▸ **Exercise description**
Determine the number of lines in the listing that include the string "below"; the reply consists of that number only.

——————————

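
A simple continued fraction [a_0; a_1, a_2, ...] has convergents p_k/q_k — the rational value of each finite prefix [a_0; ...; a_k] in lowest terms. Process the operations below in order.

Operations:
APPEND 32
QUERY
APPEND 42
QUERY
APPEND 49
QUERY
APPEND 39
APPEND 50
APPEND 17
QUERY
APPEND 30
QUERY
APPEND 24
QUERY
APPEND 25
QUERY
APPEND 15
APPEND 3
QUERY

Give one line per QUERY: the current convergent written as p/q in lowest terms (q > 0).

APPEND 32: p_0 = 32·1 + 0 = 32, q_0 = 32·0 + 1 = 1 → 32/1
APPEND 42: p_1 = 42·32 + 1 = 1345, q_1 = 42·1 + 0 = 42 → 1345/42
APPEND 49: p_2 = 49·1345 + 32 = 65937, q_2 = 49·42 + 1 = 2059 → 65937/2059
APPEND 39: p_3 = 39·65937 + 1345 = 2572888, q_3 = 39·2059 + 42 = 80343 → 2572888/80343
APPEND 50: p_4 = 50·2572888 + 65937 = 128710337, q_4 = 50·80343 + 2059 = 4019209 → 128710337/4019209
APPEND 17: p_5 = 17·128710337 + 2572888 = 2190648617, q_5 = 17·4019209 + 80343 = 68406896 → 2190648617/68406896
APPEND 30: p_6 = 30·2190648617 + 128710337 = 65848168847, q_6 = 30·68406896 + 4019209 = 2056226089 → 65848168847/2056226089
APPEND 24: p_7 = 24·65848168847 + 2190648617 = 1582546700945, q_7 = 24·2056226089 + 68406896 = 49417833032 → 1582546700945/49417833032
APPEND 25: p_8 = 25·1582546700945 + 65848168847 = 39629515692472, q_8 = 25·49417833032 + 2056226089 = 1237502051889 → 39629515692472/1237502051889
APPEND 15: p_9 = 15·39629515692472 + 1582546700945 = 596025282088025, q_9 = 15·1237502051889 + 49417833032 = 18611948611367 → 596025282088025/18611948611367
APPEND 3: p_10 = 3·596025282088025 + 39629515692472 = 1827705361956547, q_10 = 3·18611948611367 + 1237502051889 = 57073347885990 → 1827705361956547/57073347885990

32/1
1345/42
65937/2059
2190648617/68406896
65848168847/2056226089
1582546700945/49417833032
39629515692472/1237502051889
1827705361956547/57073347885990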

——————————

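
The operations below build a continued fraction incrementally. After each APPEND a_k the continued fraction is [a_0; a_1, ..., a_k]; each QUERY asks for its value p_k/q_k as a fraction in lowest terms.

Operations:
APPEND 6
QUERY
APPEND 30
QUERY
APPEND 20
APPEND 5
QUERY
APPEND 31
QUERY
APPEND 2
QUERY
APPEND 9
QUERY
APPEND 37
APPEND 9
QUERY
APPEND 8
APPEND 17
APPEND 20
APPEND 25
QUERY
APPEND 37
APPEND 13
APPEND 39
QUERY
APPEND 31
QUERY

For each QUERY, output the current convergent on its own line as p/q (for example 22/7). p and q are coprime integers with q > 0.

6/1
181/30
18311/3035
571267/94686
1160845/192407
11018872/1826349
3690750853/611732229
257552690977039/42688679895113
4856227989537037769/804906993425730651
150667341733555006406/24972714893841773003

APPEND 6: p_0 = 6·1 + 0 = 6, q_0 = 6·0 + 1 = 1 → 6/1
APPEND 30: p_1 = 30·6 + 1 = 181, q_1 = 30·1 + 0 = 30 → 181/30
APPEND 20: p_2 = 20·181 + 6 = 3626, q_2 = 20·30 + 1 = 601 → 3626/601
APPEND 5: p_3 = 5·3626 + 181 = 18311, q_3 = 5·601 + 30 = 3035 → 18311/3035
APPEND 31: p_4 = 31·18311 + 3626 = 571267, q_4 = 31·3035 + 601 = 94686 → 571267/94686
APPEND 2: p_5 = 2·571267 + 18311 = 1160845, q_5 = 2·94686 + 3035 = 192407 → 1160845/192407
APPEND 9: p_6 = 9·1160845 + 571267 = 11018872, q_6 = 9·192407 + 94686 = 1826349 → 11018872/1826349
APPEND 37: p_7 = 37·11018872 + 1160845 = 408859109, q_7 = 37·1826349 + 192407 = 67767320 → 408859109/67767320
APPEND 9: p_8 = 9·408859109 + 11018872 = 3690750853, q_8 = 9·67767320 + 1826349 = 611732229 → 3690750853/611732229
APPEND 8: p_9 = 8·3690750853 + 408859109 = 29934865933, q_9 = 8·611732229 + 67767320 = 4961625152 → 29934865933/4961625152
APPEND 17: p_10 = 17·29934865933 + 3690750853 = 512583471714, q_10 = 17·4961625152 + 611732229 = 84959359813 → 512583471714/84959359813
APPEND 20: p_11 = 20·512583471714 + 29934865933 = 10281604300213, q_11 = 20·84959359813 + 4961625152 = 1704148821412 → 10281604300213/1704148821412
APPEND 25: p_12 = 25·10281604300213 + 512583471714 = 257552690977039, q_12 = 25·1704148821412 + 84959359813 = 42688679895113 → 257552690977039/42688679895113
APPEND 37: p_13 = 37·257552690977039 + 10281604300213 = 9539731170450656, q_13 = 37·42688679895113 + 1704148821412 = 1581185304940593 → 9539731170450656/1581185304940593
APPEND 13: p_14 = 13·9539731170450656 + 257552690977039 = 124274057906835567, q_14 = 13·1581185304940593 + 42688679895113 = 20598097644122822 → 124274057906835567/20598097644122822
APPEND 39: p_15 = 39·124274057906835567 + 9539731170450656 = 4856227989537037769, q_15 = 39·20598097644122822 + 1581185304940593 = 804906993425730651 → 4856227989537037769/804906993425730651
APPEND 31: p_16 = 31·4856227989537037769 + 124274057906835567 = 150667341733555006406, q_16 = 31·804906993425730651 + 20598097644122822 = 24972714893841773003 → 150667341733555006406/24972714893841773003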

——————————

▸ **Answer space**
2